[Opening DATA TO EXAMINE section]

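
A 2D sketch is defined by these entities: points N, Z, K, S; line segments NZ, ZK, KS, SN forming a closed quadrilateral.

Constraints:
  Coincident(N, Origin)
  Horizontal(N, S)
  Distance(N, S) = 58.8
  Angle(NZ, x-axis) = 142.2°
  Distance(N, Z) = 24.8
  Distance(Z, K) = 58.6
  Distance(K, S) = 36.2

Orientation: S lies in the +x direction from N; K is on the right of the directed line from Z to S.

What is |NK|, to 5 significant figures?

33.829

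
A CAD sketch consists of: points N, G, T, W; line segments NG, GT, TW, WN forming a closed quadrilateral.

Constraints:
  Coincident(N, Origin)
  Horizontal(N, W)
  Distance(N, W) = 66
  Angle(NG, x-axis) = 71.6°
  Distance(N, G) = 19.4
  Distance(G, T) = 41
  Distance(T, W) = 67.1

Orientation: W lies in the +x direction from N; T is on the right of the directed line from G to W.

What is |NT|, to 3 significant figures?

22.6

N is at the origin; N and W share the same y with |NW| = 66.0 and W in +x, so W = (66.0, 0). NG runs at 71.6° with |NG| = 19.4, so G = (6.12, 18.4). T is determined by |GT| = 41.0 and |TW| = 67.1 together: it lies at the intersection of circle(G, 41.0) and circle(W, 67.1). With |GW| = 62.6, the foot of the radical line on GW is 8.80 from G and the perpendicular offset is √(41.0² − 8.80²) = 40.0. Taking the right-of-GW solution: T = (2.77, -22.5).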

[Closing DATA TO EXAMINE section]

Find the line that contains "Distance(N, G) = 19.4". Repeat it and every line after it, exactly as written, up to and including the last line of the records above.

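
  Distance(N, G) = 19.4
  Distance(G, T) = 41
  Distance(T, W) = 67.1

Orientation: W lies in the +x direction from N; T is on the right of the directed line from G to W.

What is |NT|, to 3 significant figures?

22.6

N is at the origin; N and W share the same y with |NW| = 66.0 and W in +x, so W = (66.0, 0). NG runs at 71.6° with |NG| = 19.4, so G = (6.12, 18.4). T is determined by |GT| = 41.0 and |TW| = 67.1 together: it lies at the intersection of circle(G, 41.0) and circle(W, 67.1). With |GW| = 62.6, the foot of the radical line on GW is 8.80 from G and the perpendicular offset is √(41.0² − 8.80²) = 40.0. Taking the right-of-GW solution: T = (2.77, -22.5).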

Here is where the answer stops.